ENTRIES PROVIDED:
####
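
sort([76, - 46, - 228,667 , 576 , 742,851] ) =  [ - 228, - 46,76, 576,667, 742,851] 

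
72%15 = 12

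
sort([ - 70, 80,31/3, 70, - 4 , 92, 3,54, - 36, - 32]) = [ - 70, - 36, - 32,-4,3 , 31/3, 54,70,80,92]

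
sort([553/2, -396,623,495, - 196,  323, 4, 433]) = [ - 396, - 196,4,553/2,323,  433, 495,623 ]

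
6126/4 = 3063/2 = 1531.50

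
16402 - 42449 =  - 26047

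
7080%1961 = 1197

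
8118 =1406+6712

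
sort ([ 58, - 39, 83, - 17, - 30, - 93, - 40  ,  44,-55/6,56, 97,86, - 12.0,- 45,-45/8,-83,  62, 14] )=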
####
Bring together each line above where the string "sort" turns up.

OUTPUT FOR THIS TASK:
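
sort([76, - 46, - 228,667 , 576 , 742,851] ) =  [ - 228, - 46,76, 576,667, 742,851] 
sort([ - 70, 80,31/3, 70, - 4 , 92, 3,54, - 36, - 32]) = [ - 70, - 36, - 32,-4,3 , 31/3, 54,70,80,92]
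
sort([553/2, -396,623,495, - 196,  323, 4, 433]) = [ - 396, - 196,4,553/2,323,  433, 495,623 ]
sort ([ 58, - 39, 83, - 17, - 30, - 93, - 40  ,  44,-55/6,56, 97,86, - 12.0,- 45,-45/8,-83,  62, 14] )=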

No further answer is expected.